→ Directions
Take the entries below and print only the lines from the one with "Answer: 22002" through the one with "Answer: $- 820", exactly as they stand, both ends included.

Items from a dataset
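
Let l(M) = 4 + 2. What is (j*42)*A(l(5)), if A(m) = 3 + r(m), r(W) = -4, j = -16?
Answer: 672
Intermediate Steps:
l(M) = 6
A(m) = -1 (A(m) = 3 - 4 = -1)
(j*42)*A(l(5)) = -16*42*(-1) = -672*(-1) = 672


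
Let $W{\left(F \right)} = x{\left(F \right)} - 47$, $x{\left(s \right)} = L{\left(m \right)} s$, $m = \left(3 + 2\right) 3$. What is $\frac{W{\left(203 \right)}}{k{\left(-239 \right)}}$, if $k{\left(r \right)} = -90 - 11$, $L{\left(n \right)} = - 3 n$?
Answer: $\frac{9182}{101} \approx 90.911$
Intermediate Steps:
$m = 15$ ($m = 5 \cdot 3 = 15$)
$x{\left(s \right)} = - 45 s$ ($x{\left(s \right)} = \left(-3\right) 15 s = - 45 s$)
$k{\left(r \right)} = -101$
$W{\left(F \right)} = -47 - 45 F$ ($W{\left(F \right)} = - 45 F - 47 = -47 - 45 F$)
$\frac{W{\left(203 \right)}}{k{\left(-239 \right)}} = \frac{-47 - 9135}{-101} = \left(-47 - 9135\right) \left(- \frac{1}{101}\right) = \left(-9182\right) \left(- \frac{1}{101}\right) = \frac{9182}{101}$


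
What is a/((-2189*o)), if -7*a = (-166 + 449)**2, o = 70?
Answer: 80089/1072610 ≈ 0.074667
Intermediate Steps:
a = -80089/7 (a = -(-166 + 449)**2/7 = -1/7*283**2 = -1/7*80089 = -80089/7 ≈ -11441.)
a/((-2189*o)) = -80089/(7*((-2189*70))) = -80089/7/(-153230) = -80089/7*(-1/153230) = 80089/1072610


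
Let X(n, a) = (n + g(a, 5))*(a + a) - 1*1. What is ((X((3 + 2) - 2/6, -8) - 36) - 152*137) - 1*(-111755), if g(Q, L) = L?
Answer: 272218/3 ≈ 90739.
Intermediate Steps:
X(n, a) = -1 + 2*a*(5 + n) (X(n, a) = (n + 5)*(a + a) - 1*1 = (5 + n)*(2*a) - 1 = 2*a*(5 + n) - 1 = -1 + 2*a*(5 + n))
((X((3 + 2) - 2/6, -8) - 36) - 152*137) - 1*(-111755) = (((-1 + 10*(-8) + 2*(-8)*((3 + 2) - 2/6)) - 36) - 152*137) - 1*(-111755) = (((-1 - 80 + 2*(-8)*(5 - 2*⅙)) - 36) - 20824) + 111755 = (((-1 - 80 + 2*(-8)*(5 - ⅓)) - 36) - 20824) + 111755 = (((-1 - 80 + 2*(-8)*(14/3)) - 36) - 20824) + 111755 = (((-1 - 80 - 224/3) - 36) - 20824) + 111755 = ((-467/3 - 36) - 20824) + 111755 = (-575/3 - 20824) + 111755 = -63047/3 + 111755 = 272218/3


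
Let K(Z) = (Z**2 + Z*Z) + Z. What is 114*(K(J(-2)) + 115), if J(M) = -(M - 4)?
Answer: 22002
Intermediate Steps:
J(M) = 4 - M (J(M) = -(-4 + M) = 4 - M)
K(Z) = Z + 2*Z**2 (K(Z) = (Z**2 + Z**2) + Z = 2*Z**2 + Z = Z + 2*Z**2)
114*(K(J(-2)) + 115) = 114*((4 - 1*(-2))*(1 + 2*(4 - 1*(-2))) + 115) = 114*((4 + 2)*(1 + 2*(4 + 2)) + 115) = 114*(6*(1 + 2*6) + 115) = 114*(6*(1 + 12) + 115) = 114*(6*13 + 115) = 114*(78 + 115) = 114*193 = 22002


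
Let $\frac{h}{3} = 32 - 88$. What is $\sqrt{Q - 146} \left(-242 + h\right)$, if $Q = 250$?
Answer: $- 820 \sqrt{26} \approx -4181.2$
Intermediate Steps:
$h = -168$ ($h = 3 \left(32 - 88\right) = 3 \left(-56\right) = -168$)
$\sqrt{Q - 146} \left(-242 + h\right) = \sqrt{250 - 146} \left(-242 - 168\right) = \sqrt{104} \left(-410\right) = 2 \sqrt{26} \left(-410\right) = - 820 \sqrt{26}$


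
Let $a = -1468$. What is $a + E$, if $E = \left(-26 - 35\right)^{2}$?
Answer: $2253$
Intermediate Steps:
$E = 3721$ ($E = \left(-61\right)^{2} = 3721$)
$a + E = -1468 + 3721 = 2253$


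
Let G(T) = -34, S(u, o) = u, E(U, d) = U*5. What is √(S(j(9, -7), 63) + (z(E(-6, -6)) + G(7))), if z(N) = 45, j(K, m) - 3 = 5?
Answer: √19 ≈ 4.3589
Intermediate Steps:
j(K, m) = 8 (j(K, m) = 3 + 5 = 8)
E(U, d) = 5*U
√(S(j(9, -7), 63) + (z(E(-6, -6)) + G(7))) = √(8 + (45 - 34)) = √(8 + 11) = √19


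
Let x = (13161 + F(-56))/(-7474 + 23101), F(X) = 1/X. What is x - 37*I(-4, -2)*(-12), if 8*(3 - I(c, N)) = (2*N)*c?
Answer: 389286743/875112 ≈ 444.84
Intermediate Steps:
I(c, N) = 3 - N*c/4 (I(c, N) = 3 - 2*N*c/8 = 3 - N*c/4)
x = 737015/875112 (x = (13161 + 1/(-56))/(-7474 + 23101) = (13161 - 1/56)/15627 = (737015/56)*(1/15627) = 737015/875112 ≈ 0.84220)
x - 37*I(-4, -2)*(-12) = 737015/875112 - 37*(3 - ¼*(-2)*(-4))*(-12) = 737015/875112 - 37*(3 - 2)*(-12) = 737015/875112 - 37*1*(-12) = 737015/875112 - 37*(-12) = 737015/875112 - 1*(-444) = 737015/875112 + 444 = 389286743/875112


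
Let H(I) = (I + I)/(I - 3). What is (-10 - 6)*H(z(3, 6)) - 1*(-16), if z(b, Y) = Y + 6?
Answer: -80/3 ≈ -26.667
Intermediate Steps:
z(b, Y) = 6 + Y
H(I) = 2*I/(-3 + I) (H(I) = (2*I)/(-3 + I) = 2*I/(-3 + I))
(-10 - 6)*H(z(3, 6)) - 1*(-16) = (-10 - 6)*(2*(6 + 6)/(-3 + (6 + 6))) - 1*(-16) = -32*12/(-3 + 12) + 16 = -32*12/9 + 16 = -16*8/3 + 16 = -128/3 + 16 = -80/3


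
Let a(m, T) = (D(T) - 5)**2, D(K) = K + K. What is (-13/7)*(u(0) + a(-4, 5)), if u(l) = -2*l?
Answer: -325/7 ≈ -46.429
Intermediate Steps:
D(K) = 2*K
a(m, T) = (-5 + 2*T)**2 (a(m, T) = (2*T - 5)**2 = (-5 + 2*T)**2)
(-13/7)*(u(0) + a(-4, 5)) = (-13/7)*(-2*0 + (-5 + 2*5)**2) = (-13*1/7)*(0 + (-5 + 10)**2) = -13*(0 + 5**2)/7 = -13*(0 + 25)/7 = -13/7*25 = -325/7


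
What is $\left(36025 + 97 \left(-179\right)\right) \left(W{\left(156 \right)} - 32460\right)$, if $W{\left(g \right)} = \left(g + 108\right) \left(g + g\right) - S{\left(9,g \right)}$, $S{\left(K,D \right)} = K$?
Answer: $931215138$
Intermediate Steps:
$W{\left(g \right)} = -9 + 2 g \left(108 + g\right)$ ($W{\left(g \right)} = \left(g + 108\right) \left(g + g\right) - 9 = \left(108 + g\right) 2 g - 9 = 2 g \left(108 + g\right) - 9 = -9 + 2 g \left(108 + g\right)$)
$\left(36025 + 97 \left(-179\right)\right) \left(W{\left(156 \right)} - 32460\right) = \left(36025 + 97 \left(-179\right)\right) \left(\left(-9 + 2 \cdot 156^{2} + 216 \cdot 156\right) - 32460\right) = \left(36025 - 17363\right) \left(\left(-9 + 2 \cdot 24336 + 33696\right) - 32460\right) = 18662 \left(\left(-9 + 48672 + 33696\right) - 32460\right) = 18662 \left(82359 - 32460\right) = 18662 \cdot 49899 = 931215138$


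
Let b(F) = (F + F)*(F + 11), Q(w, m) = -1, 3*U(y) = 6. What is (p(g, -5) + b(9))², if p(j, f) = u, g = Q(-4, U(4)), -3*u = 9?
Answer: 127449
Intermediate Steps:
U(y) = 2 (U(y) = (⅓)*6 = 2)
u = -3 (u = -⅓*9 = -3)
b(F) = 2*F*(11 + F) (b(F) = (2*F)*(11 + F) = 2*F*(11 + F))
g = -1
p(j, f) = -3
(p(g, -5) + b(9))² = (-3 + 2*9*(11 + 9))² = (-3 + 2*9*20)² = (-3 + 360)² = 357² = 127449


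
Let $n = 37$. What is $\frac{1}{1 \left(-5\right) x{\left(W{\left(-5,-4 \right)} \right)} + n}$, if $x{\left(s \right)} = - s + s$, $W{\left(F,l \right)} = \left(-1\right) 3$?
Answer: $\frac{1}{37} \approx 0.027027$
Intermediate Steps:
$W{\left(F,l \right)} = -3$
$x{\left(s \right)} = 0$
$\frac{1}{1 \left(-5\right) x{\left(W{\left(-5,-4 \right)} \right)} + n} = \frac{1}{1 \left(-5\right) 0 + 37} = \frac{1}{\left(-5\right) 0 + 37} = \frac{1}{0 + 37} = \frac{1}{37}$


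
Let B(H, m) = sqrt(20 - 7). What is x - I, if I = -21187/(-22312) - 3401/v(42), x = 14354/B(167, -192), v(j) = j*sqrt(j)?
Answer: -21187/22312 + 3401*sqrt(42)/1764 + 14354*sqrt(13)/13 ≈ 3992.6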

→ Exercise result
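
Answer: 22002
Intermediate Steps:
J(M) = 4 - M (J(M) = -(-4 + M) = 4 - M)
K(Z) = Z + 2*Z**2 (K(Z) = (Z**2 + Z**2) + Z = 2*Z**2 + Z = Z + 2*Z**2)
114*(K(J(-2)) + 115) = 114*((4 - 1*(-2))*(1 + 2*(4 - 1*(-2))) + 115) = 114*((4 + 2)*(1 + 2*(4 + 2)) + 115) = 114*(6*(1 + 2*6) + 115) = 114*(6*(1 + 12) + 115) = 114*(6*13 + 115) = 114*(78 + 115) = 114*193 = 22002


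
Let $\frac{h}{3} = 32 - 88$. What is $\sqrt{Q - 146} \left(-242 + h\right)$, if $Q = 250$?
Answer: $- 820 \sqrt{26} \approx -4181.2$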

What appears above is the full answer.